Transcribe the entire listing exactly.
== Segment start ==
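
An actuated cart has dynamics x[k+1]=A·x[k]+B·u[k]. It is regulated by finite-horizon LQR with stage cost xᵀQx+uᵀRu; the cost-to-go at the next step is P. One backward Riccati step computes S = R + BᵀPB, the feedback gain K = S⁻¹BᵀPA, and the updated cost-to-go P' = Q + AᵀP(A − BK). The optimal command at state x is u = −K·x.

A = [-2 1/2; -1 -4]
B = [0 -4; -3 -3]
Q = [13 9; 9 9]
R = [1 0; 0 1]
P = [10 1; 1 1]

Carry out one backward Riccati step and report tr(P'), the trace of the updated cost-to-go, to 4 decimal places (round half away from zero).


24.1321

BᵀP = [-3.0000 -3.0000; -43.0000 -7.0000]
S = R + BᵀPB = [1 0; 0 1] + [9.0000 21.0000; 21.0000 193.0000] = [10.0000 21.0000; 21.0000 194.0000]
BᵀPA = [9.0000 10.5000; 93.0000 6.5000]
K = S⁻¹·BᵀPA = [-0.1381 1.2678; 0.4943 -0.1037]
A−BK = [-0.0227 0.0851; 0.0687 -0.5077]
AᵀP(A−BK) = [0.2702 -0.2632; -0.2632 1.8619]
P' = Q + AᵀP(A−BK) = [13.2702 8.7368; 8.7368 10.8619]
tr(P') = 24.1321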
== Segment end ==
SOLUTION TO THE EXERCISE
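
An actuated cart has dynamics x[k+1]=A·x[k]+B·u[k]. It is regulated by finite-horizon LQR with stage cost xᵀQx+uᵀRu; the cost-to-go at the next step is P. One backward Riccati step computes S = R + BᵀPB, the feedback gain K = S⁻¹BᵀPA, and the updated cost-to-go P' = Q + AᵀP(A − BK). The optimal command at state x is u = −K·x.

A = [-2 1/2; -1 -4]
B = [0 -4; -3 -3]
Q = [13 9; 9 9]
R = [1 0; 0 1]
P = [10 1; 1 1]

Carry out one backward Riccati step and report tr(P'), the trace of the updated cost-to-go, to 4 decimal places (round half away from zero).


24.1321

BᵀP = [-3.0000 -3.0000; -43.0000 -7.0000]
S = R + BᵀPB = [1 0; 0 1] + [9.0000 21.0000; 21.0000 193.0000] = [10.0000 21.0000; 21.0000 194.0000]
BᵀPA = [9.0000 10.5000; 93.0000 6.5000]
K = S⁻¹·BᵀPA = [-0.1381 1.2678; 0.4943 -0.1037]
A−BK = [-0.0227 0.0851; 0.0687 -0.5077]
AᵀP(A−BK) = [0.2702 -0.2632; -0.2632 1.8619]
P' = Q + AᵀP(A−BK) = [13.2702 8.7368; 8.7368 10.8619]
tr(P') = 24.1321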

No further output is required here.